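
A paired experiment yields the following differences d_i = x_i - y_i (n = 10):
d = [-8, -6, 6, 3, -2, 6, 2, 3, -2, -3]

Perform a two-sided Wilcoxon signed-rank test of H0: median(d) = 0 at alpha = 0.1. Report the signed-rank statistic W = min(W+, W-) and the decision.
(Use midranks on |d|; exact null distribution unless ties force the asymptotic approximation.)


Step 1: Drop any zero differences (none here) and take |d_i|.
|d| = [8, 6, 6, 3, 2, 6, 2, 3, 2, 3]
Step 2: Midrank |d_i| (ties get averaged ranks).
ranks: |8|->10, |6|->8, |6|->8, |3|->5, |2|->2, |6|->8, |2|->2, |3|->5, |2|->2, |3|->5
Step 3: Attach original signs; sum ranks with positive sign and with negative sign.
W+ = 8 + 5 + 8 + 2 + 5 = 28
W- = 10 + 8 + 2 + 2 + 5 = 27
(Check: W+ + W- = 55 should equal n(n+1)/2 = 55.)
Step 4: Test statistic W = min(W+, W-) = 27.
Step 5: Ties in |d|, so use the tie-corrected normal approximation.
        E[W] = n(n+1)/4 = 10*11/4 = 27.5.
        Tie groups: |d|=2 (t=3), |d|=3 (t=3), |d|=6 (t=3); sum(t^3 - t) = 72.
        Var[W] = n(n+1)(2n+1)/24 - sum(t^3-t)/48 = 2310/24 - 72/48 = 94.75.
        z = (W - E[W]) / sqrt(Var[W]) = (27 - 27.5) / 9.7340 = -0.0514.
        Two-sided p = 2*Phi(z) = 0.959033.
Step 6: alpha = 0.1. fail to reject H0.

W+ = 28, W- = 27, W = min = 27, p = 0.959033, fail to reject H0.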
──────────
## Problem to solve
Find "d = [-8, -6, 6, 3, -2, 6, 2, 3, -2, -3]" in the entries above and copy that whole line exactly, then each line after it through the line that contains "Perform a two-sided".

## Result of this exercise
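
d = [-8, -6, 6, 3, -2, 6, 2, 3, -2, -3]

Perform a two-sided Wilcoxon signed-rank test of H0: median(d) = 0 at alpha = 0.1. Report the signed-rank statistic W = min(W+, W-) and the decision.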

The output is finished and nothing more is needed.